__Data excerpts__
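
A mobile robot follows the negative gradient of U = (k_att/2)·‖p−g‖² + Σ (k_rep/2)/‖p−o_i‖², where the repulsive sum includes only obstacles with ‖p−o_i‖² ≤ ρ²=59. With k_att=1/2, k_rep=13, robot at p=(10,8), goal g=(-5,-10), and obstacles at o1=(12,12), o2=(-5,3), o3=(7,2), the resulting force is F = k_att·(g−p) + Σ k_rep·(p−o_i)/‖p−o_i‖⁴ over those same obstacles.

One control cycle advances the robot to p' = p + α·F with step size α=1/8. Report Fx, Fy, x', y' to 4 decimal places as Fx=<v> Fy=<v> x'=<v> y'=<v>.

F_att = 1/2·(g−p) = 1/2·(-15,-18) = (-7.5000,-9.0000)
o1: d²=20 ≤ ρ²=59; F_rep = 13·(-2,-4)/20² = (-0.0650,-0.1300)
o2: d²=250 > ρ²=59 → inactive
o3: d²=45 ≤ ρ²=59; F_rep = 13·(3,6)/45² = (0.0193,0.0385)
F = F_att + ΣF_rep = (-7.5457,-9.0915)
p' = p + 1/8·F = (9.0568,6.8636)

Fx=-7.5457 Fy=-9.0915 x'=9.0568 y'=6.8636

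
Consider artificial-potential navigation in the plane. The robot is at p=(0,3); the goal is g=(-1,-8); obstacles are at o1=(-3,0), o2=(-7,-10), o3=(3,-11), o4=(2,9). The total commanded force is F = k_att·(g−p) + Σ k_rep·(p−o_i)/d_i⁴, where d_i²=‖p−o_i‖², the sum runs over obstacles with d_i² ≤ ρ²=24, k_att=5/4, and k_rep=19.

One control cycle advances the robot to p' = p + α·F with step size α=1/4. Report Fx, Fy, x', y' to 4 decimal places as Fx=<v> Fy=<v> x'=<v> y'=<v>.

F_att = 5/4·(g−p) = 5/4·(-1,-11) = (-1.2500,-13.7500)
o1: d²=18 ≤ ρ²=24; F_rep = 19·(3,3)/18² = (0.1759,0.1759)
o2: d²=218 > ρ²=24 → inactive
o3: d²=205 > ρ²=24 → inactive
o4: d²=40 > ρ²=24 → inactive
F = F_att + ΣF_rep = (-1.0741,-13.5741)
p' = p + 1/4·F = (-0.2685,-0.3935)

Fx=-1.0741 Fy=-13.5741 x'=-0.2685 y'=-0.3935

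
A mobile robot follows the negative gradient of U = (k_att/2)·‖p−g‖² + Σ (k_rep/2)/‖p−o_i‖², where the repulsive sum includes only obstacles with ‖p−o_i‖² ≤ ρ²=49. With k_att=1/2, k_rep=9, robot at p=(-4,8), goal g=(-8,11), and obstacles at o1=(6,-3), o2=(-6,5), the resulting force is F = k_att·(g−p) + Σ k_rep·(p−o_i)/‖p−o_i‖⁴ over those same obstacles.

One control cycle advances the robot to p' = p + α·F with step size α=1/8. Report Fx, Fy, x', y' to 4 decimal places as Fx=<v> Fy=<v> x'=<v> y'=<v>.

F_att = 1/2·(g−p) = 1/2·(-4,3) = (-2.0000,1.5000)
o1: d²=221 > ρ²=49 → inactive
o2: d²=13 ≤ ρ²=49; F_rep = 9·(2,3)/13² = (0.1065,0.1598)
F = F_att + ΣF_rep = (-1.8935,1.6598)
p' = p + 1/8·F = (-4.2367,8.2075)

Fx=-1.8935 Fy=1.6598 x'=-4.2367 y'=8.2075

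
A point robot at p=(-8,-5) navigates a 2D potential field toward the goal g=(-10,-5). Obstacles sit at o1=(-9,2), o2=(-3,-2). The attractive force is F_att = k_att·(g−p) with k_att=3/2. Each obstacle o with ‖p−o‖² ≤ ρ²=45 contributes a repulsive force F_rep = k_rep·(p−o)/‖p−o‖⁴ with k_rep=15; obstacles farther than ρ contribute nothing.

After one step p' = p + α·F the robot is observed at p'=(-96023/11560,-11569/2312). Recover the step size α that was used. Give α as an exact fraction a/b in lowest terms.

α = 1/10

F_att = 3/2·(g−p) = 3/2·(-2,0) = (-3.0000,0.0000)
o1: d²=50 > ρ²=45 → inactive
o2: d²=34 ≤ ρ²=45; F_rep = 15·(-5,-3)/34² = (-0.0649,-0.0389)
F = F_att + ΣF_rep = (-3.0649,-0.0389)
Δp = p'−p = (-0.3065,-0.0039); α = Δx/Fx = (-3543/11560) / (-3543/1156) = 1/10
check: Δy/Fy = (-9/2312) / (-45/1156) = 1/10 ✓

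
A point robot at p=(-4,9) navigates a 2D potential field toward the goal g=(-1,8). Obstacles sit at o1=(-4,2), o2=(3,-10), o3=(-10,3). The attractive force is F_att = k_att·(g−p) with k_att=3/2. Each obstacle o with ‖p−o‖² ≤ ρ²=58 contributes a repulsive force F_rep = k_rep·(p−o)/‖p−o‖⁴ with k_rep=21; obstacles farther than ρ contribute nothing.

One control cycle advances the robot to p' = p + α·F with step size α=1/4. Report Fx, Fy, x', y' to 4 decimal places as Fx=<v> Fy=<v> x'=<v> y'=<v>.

Fx=4.5000 Fy=-1.4388 x'=-2.8750 y'=8.6403

F_att = 3/2·(g−p) = 3/2·(3,-1) = (4.5000,-1.5000)
o1: d²=49 ≤ ρ²=58; F_rep = 21·(0,7)/49² = (0.0000,0.0612)
o2: d²=410 > ρ²=58 → inactive
o3: d²=72 > ρ²=58 → inactive
F = F_att + ΣF_rep = (4.5000,-1.4388)
p' = p + 1/4·F = (-2.8750,8.6403)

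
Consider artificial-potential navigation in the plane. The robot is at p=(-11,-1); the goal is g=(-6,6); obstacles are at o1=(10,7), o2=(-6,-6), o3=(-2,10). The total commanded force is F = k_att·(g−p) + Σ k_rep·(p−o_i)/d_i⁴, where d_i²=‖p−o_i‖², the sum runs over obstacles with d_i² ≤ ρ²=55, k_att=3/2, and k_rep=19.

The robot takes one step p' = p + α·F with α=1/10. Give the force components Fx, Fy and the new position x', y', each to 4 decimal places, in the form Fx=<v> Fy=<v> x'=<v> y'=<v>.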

__The problem__
Among the lines above, find those with the word "than". Copy them.

__Written solution__
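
A point robot at p=(-8,-5) navigates a 2D potential field toward the goal g=(-10,-5). Obstacles sit at o1=(-9,2), o2=(-3,-2). The attractive force is F_att = k_att·(g−p) with k_att=3/2. Each obstacle o with ‖p−o‖² ≤ ρ²=45 contributes a repulsive force F_rep = k_rep·(p−o)/‖p−o‖⁴ with k_rep=15; obstacles farther than ρ contribute nothing.
A point robot at p=(-4,9) navigates a 2D potential field toward the goal g=(-1,8). Obstacles sit at o1=(-4,2), o2=(3,-10), o3=(-10,3). The attractive force is F_att = k_att·(g−p) with k_att=3/2. Each obstacle o with ‖p−o‖² ≤ ρ²=58 contributes a repulsive force F_rep = k_rep·(p−o)/‖p−o‖⁴ with k_rep=21; obstacles farther than ρ contribute nothing.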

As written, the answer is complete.